[Start of section]
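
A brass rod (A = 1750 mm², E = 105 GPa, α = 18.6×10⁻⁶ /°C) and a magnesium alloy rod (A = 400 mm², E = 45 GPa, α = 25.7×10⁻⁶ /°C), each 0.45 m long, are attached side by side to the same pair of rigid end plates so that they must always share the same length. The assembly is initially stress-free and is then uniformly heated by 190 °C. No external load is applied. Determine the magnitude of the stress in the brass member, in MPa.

Equilibrium of a rigid end plate with no external load gives equal and opposite internal forces ±P in the two members. Since α_{magnesium alloy} > α_{brass}, heating drives the magnesium alloy into compression and the brass into tension.
Setting the final lengths equal and cancelling L: (α₁ − α₂)ΔT = P/(A₁E₁) + P/(A₂E₂).
|α₁ − α₂|·ΔT = 7.1×10⁻⁶ × 190 = 0.001349.
1/(A₁E₁) + 1/(A₂E₂) = 1/(1750×105×10³) + 1/(400×45×10³) = 6.1×10⁻⁸ N⁻¹.
P = 0.001349 / 6.1×10⁻⁸ = 22120 N = 22.12 kN.
σ_{brass} = P/A₁ = 22120/1750 = 12.64 MPa, tensile.

σ ≈ 12.6 MPa (tensile)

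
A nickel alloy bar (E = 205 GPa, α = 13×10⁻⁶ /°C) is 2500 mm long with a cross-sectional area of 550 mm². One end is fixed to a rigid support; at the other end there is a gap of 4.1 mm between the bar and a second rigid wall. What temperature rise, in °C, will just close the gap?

Contact occurs when the free expansion equals the gap: αΔT L = 4.1 mm.
So ΔT = g/(αL) = 4.1/(13×10⁻⁶ × 2500) = 126.2 °C.

ΔT ≈ 126 °C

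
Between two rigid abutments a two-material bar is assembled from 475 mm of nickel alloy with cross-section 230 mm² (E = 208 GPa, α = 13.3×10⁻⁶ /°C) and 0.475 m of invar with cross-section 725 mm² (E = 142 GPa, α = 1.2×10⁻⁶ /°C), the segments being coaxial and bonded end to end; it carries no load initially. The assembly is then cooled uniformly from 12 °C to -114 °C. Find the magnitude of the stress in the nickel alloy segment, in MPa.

With the walls removed the bar would change length by δ_free = Σ αᵢΔT Lᵢ = 13.3×10⁻⁶×126×475 + 1.2×10⁻⁶×126×475 = 0.8678 mm.
Since the ends are fixed, an axial force P builds up, equal in every segment, with P · Σ Lᵢ/(AᵢEᵢ) = δ_free.
The series flexibility is Σ Lᵢ/(AᵢEᵢ) = 475/(230×208×10³) + 475/(725×142×10³) = 1.454×10⁻⁵ mm/N.
So P = 0.8678 / 1.454×10⁻⁵ = 59.67 kN, tensile.
σ_{nickel alloy} = P / A = 59670 / 230 = 259.5 MPa.

σ ≈ 259 MPa (tensile)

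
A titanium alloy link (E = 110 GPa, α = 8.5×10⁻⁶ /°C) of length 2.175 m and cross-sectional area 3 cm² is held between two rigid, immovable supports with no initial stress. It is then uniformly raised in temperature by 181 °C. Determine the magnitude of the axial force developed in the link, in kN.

P ≈ 50.8 kN (compressive)

The ends cannot move, so σ = EαΔT = 110×10³ × 8.5×10⁻⁶ × 181 = 169.2 MPa.
P = AEαΔT = 300 × 110×10³ × 8.5×10⁻⁶ × 181 = 50.77 kN (compressive).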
[End of section]
» Task to carry out
Begin with the line that contains "A titanium alloy" and end with the last line of the data. Repeat those two lines and all between them exactly.

» Written response
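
A titanium alloy link (E = 110 GPa, α = 8.5×10⁻⁶ /°C) of length 2.175 m and cross-sectional area 3 cm² is held between two rigid, immovable supports with no initial stress. It is then uniformly raised in temperature by 181 °C. Determine the magnitude of the axial force developed in the link, in kN.

P ≈ 50.8 kN (compressive)

The ends cannot move, so σ = EαΔT = 110×10³ × 8.5×10⁻⁶ × 181 = 169.2 MPa.
P = AEαΔT = 300 × 110×10³ × 8.5×10⁻⁶ × 181 = 50.77 kN (compressive).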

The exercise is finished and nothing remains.